▶ **Task instructions**
In the entries below, every line that contains "office" must be located and copied.
Input records START
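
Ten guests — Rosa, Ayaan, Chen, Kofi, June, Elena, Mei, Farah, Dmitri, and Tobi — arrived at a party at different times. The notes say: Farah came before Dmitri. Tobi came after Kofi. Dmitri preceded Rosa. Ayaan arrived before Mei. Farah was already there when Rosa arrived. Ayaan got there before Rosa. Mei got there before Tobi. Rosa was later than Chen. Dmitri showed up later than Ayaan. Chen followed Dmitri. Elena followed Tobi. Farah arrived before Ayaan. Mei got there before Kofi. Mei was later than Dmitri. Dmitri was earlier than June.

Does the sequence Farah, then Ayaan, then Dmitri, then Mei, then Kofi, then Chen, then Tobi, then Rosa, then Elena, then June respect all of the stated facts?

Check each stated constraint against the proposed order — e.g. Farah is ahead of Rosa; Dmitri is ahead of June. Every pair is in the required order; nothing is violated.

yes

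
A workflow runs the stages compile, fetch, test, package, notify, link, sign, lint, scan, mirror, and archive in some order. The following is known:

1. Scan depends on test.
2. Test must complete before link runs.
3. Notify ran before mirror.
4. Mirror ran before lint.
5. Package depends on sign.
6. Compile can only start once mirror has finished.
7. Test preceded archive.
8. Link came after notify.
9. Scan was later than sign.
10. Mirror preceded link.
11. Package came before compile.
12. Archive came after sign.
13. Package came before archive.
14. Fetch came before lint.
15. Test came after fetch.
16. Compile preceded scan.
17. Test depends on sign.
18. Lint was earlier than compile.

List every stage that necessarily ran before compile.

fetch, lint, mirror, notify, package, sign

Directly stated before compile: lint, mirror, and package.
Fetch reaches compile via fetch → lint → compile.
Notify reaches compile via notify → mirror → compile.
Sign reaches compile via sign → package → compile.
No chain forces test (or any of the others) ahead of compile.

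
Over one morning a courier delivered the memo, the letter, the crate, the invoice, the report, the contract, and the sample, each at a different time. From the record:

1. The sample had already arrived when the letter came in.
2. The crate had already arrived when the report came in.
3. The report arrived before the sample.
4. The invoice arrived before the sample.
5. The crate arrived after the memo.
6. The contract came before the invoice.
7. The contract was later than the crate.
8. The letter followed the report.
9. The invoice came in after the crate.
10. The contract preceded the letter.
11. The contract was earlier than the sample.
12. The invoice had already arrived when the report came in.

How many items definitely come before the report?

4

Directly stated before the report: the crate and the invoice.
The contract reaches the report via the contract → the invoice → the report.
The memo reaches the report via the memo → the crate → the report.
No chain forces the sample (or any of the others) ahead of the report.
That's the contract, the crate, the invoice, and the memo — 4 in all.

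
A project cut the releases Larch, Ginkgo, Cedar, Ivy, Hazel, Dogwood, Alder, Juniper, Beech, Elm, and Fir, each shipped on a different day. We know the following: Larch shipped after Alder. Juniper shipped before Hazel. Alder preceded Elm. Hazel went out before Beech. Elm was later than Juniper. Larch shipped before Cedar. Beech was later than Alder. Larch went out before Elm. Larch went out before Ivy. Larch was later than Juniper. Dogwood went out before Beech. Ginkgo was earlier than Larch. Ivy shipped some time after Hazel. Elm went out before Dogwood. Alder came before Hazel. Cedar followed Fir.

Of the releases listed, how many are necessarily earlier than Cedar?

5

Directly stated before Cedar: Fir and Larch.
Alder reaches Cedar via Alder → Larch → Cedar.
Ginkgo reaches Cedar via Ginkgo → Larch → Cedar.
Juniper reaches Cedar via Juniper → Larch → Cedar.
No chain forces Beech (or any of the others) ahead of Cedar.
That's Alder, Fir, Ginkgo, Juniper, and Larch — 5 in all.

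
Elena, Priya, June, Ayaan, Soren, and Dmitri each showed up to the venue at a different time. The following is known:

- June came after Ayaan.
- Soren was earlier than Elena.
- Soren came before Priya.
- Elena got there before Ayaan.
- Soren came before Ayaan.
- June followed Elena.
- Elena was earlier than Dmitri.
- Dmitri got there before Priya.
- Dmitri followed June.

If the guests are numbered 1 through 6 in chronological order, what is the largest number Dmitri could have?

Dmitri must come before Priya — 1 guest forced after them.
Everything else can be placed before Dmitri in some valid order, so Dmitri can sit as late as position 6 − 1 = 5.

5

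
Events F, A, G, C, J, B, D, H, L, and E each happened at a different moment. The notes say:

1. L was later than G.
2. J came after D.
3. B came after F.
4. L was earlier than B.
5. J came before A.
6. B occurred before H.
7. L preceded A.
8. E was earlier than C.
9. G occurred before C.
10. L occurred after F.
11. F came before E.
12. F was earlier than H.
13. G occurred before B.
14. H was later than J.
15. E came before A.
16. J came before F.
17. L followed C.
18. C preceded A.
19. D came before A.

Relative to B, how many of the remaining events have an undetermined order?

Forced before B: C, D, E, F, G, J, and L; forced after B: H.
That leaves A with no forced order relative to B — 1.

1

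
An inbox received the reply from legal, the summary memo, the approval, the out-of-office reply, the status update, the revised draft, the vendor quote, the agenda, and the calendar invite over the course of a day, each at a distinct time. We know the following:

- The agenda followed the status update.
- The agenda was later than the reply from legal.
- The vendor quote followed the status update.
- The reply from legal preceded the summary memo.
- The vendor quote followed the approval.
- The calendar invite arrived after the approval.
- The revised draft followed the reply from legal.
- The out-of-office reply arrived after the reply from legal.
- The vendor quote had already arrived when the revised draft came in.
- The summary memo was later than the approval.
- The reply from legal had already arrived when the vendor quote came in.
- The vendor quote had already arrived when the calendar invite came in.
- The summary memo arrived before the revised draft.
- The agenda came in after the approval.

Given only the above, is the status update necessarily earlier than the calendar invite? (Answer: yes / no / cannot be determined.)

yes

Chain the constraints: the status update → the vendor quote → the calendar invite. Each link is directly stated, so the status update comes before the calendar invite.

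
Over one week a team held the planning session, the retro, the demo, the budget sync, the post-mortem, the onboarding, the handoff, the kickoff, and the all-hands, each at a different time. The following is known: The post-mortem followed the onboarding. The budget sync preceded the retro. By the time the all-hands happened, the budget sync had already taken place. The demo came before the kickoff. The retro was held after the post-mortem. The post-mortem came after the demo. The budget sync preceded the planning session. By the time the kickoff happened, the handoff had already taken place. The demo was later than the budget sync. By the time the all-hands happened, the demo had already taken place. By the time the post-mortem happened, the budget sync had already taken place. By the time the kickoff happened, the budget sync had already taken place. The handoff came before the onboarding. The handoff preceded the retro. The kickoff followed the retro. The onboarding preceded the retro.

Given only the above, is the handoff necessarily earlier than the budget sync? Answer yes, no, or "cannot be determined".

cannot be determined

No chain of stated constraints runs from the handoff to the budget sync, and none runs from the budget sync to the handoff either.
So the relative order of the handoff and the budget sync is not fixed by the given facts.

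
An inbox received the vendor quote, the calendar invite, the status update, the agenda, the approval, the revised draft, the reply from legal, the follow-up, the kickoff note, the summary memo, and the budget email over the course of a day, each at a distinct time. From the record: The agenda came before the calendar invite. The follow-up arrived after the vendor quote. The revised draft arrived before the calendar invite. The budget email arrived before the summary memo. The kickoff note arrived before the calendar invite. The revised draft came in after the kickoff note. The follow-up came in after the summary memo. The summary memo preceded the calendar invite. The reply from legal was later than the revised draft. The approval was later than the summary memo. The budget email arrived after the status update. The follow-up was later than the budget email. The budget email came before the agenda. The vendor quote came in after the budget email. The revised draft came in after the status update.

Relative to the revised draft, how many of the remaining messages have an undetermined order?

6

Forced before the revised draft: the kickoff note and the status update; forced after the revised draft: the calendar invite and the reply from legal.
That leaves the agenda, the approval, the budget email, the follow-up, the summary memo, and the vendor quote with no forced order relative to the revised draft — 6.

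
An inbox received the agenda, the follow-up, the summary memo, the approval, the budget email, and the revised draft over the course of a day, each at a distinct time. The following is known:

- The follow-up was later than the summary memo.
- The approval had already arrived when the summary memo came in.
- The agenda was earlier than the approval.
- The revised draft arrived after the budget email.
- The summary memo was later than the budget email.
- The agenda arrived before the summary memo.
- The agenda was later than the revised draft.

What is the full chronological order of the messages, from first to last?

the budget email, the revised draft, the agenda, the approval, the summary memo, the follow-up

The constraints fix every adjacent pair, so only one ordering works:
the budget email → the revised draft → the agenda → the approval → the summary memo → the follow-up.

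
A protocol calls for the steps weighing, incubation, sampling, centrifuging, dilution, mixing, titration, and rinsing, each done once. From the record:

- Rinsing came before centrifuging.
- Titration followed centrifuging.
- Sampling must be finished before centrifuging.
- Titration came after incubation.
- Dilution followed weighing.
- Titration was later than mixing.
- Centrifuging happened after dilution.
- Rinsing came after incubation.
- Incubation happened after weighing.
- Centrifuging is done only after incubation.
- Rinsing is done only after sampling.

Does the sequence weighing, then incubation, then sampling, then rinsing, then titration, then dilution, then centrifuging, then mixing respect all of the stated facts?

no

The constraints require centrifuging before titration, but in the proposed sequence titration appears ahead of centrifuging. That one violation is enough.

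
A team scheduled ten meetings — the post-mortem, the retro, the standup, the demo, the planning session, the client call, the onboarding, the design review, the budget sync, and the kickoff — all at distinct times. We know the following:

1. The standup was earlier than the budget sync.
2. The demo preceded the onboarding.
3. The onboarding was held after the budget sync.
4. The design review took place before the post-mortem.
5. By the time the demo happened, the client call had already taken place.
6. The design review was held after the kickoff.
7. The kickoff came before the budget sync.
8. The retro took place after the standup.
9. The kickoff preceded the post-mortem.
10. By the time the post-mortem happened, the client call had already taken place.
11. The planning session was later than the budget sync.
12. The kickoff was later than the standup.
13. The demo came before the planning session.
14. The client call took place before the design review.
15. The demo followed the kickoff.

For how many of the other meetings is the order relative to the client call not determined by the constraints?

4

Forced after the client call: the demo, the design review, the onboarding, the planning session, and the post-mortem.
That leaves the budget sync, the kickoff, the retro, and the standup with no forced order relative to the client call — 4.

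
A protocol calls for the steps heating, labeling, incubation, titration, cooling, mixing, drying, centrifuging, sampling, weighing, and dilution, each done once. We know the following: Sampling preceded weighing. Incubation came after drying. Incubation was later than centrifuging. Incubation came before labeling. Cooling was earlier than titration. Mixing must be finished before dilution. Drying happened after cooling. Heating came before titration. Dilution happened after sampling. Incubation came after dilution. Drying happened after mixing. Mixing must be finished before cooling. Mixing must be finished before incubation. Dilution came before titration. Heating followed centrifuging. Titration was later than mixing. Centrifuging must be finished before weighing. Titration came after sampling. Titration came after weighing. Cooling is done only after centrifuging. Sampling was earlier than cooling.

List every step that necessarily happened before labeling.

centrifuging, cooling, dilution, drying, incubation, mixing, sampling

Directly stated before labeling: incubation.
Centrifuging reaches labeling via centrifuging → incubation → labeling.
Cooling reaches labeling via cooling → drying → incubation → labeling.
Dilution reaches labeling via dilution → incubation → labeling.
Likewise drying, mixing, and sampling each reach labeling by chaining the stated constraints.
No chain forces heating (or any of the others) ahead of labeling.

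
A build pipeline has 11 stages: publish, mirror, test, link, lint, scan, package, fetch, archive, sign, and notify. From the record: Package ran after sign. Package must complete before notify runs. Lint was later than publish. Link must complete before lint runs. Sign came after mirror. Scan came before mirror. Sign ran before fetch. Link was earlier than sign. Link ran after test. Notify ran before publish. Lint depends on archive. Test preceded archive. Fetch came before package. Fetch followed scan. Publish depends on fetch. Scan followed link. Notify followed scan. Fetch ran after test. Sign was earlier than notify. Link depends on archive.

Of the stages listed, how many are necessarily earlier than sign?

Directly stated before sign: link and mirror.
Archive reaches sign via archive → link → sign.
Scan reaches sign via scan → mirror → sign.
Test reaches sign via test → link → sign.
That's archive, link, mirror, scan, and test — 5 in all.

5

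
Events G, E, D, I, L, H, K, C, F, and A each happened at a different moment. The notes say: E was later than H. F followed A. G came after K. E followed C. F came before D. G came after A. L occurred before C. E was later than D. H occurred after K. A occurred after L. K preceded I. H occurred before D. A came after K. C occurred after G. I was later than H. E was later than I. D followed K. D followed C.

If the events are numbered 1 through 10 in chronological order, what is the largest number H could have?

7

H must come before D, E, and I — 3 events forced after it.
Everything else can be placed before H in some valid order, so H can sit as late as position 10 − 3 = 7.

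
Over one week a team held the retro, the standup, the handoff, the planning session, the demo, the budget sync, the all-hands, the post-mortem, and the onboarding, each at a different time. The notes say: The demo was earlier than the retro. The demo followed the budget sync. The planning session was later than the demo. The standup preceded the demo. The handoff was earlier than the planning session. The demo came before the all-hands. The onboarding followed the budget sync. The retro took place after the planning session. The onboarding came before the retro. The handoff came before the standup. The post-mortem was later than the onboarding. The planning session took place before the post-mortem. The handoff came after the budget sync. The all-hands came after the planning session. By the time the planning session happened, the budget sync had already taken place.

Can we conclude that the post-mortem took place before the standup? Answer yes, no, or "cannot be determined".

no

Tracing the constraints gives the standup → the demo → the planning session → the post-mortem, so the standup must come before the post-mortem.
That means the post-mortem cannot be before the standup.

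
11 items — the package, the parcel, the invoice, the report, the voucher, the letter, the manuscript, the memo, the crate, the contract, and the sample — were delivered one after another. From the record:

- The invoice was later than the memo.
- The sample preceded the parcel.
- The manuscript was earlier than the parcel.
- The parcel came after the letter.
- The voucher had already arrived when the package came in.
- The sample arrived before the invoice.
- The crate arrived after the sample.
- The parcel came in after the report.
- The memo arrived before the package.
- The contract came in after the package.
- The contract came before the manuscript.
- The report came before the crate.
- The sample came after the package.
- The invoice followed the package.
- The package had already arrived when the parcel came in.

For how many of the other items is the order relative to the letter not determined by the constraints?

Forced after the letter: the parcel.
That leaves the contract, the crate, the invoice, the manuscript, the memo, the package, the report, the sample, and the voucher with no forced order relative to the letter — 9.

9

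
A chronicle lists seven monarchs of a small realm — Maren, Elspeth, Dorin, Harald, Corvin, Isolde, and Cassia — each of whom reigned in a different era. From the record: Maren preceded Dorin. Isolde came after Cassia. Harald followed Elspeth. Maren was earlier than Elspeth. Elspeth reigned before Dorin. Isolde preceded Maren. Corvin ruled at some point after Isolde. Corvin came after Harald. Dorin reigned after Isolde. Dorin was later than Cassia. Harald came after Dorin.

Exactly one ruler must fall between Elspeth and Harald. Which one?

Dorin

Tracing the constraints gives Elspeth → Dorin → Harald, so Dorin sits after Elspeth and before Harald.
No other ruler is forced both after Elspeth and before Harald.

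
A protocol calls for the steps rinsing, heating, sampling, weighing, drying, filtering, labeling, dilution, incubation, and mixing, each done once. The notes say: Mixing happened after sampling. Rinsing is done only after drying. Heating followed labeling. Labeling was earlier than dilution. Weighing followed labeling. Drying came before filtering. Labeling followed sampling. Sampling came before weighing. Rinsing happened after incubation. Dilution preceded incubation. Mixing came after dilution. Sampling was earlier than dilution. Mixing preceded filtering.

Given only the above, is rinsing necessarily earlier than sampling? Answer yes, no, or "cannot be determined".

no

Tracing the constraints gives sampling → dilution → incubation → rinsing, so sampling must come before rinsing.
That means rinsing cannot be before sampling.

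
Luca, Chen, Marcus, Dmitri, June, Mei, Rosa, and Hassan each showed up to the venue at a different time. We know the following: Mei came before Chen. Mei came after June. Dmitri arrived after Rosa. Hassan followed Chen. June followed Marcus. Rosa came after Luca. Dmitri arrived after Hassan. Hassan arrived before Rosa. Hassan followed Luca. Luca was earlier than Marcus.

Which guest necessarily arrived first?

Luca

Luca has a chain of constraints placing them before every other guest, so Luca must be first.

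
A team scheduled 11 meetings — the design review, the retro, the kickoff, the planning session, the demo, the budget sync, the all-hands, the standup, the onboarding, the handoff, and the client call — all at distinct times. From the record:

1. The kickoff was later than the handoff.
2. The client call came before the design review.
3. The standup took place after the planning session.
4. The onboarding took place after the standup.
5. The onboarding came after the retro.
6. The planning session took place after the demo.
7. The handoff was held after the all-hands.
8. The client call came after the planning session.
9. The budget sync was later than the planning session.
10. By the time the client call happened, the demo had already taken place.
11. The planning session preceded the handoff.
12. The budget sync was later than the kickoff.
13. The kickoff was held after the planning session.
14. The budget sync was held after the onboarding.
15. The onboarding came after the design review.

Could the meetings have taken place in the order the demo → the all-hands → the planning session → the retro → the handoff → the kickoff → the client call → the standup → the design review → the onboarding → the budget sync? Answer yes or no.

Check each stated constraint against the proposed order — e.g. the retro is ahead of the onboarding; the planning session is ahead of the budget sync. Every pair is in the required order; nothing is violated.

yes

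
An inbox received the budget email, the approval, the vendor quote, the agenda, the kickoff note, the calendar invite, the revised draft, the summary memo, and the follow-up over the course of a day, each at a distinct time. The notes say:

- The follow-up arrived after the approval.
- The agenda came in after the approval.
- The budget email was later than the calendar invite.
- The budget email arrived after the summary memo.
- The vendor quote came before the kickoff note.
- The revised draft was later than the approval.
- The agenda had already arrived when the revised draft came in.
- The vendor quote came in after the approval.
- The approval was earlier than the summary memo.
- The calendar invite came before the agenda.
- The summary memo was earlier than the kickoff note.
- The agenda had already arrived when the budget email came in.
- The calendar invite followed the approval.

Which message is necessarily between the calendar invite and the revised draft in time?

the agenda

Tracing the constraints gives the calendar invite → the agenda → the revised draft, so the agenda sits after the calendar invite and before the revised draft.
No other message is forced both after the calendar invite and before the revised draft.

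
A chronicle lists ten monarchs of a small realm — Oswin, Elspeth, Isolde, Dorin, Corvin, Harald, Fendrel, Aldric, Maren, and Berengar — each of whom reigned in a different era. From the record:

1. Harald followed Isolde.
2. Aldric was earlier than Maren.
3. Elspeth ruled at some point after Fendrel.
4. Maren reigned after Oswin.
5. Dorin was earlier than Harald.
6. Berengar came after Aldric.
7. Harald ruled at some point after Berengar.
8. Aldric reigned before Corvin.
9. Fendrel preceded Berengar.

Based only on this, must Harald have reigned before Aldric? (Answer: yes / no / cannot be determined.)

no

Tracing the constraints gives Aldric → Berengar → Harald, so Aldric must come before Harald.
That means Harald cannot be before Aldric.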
Input records END
▶ **Response to the exercise**
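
An inbox received the reply from legal, the summary memo, the approval, the out-of-office reply, the status update, the revised draft, the vendor quote, the agenda, and the calendar invite over the course of a day, each at a distinct time. We know the following:
- The out-of-office reply arrived after the reply from legal.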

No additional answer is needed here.